#### [TO DO]
Among the lines below, a stretch begins at the one with "Prove, using the" and ends at the one with "Give an ε-δ". Repeat that stretch exactly, ends included.

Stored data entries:
***
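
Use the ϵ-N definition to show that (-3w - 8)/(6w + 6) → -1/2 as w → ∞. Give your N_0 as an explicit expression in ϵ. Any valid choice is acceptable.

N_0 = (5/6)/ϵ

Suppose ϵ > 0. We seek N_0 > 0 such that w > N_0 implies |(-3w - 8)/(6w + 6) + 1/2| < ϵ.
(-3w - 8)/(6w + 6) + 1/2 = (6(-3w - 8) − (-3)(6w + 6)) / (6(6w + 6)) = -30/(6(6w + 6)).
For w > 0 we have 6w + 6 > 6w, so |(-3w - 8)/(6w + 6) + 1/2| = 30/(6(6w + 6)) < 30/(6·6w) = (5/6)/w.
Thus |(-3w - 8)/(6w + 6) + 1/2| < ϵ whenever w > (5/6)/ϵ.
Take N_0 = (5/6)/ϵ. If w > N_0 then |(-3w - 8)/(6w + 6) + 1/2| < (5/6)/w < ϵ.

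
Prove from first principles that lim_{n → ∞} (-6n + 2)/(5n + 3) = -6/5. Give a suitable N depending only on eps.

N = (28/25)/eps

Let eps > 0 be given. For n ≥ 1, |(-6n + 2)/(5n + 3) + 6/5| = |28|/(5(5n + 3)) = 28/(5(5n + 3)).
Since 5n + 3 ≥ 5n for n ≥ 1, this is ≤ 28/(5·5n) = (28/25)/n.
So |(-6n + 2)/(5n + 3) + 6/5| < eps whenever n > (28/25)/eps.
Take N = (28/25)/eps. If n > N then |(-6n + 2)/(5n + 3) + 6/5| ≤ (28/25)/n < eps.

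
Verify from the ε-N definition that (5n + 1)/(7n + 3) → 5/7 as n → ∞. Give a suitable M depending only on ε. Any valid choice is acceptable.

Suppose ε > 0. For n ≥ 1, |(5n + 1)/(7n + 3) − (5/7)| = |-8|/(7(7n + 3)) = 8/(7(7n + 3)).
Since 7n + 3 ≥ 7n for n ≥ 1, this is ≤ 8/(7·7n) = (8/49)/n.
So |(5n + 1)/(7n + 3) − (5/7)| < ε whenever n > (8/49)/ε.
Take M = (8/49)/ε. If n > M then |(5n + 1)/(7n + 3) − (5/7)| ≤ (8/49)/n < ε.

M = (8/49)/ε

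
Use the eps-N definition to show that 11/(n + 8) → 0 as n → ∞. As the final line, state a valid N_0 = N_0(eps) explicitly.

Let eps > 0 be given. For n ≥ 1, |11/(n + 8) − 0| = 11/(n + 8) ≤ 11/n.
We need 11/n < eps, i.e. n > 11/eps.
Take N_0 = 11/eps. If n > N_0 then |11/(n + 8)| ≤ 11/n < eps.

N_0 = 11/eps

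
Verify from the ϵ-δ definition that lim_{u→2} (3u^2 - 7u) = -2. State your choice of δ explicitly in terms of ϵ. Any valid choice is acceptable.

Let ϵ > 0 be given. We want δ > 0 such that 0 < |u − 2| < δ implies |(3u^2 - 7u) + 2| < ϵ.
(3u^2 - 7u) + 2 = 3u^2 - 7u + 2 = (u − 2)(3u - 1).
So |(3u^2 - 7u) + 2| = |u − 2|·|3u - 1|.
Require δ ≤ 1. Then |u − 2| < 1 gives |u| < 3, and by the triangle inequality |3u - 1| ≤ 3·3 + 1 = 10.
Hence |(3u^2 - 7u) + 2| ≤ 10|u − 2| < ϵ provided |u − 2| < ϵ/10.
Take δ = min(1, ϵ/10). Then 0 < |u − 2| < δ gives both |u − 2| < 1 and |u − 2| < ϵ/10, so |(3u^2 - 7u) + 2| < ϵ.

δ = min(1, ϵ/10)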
***
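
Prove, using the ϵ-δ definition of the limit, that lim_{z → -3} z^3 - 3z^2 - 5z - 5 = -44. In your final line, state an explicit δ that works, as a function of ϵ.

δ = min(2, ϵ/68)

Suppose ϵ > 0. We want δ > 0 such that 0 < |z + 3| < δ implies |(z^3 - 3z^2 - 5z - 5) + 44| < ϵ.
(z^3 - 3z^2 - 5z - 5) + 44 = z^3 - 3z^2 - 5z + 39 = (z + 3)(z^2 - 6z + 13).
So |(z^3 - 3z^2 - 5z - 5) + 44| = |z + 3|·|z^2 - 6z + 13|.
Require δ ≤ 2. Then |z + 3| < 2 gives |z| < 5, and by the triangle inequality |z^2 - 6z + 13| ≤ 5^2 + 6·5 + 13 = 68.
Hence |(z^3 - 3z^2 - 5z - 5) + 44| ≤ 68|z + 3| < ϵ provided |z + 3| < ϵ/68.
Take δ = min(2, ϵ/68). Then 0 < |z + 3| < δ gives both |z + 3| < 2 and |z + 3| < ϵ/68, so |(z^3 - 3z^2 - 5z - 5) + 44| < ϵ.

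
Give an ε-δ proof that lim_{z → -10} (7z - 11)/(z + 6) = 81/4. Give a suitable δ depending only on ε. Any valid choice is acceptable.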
***
#### [TASK RESULT]
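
Prove, using the ϵ-δ definition of the limit, that lim_{z → -3} z^3 - 3z^2 - 5z - 5 = -44. In your final line, state an explicit δ that works, as a function of ϵ.

δ = min(2, ϵ/68)

Suppose ϵ > 0. We want δ > 0 such that 0 < |z + 3| < δ implies |(z^3 - 3z^2 - 5z - 5) + 44| < ϵ.
(z^3 - 3z^2 - 5z - 5) + 44 = z^3 - 3z^2 - 5z + 39 = (z + 3)(z^2 - 6z + 13).
So |(z^3 - 3z^2 - 5z - 5) + 44| = |z + 3|·|z^2 - 6z + 13|.
Require δ ≤ 2. Then |z + 3| < 2 gives |z| < 5, and by the triangle inequality |z^2 - 6z + 13| ≤ 5^2 + 6·5 + 13 = 68.
Hence |(z^3 - 3z^2 - 5z - 5) + 44| ≤ 68|z + 3| < ϵ provided |z + 3| < ϵ/68.
Take δ = min(2, ϵ/68). Then 0 < |z + 3| < δ gives both |z + 3| < 2 and |z + 3| < ϵ/68, so |(z^3 - 3z^2 - 5z - 5) + 44| < ϵ.

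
Give an ε-δ proof that lim_{z → -10} (7z - 11)/(z + 6) = 81/4. Give a suitable δ depending only on ε. Any valid choice is acceptable.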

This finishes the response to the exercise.